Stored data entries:
Content starts
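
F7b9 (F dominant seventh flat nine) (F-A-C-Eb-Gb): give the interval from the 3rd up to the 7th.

That puts A below Eb.
From A to Eb: 6 semitones over a fifth = diminished.
That tritone between 3rd and 7th is what gives the dominant seventh its pull toward resolution.

diminished fifth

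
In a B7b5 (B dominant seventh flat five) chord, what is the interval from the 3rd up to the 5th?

B7b5 is spelled B-D#-F-A.
The 3rd is D# and the 5th is F.
From D# to F: 2 semitones over a third = diminished.

diminished 3rd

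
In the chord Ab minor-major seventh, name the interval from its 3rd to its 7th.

A5

The chord tones of Ab minor-major seventh are Ab–Cb–Eb–G.
That puts Cb below G.
5 letter names make it a fifth; at 8 semitones (a half step wider than perfect) the quality is augmented.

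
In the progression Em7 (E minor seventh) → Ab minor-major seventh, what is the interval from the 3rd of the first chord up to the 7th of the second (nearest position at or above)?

perfect 1st

Em7 (E minor seventh) has G as its 3rd, and Ab minor-major seventh has G as its 7th.
Counting 1 letters and 0 half steps from G gives a perfect unison.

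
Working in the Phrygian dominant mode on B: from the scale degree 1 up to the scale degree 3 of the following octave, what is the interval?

major tenth

The scale runs B C D♯ E F♯ G A.
The scale degree 1 is B and the 3rd scale degree (up an octave) is D♯.
B up to D♯ spans 10 letter names and 16 semitones — a major tenth.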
Content ends
The answer must be the line containing "In the progression" and every line after it through the end of the records, repeated exactly.

*OUTPUT OF THE EXERCISE:*
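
In the progression Em7 (E minor seventh) → Ab minor-major seventh, what is the interval from the 3rd of the first chord up to the 7th of the second (nearest position at or above)?

perfect 1st

Em7 (E minor seventh) has G as its 3rd, and Ab minor-major seventh has G as its 7th.
Counting 1 letters and 0 half steps from G gives a perfect unison.

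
Working in the Phrygian dominant mode on B: from the scale degree 1 up to the scale degree 3 of the following octave, what is the interval?

major tenth

The scale runs B C D♯ E F♯ G A.
The scale degree 1 is B and the 3rd scale degree (up an octave) is D♯.
B up to D♯ spans 10 letter names and 16 semitones — a major tenth.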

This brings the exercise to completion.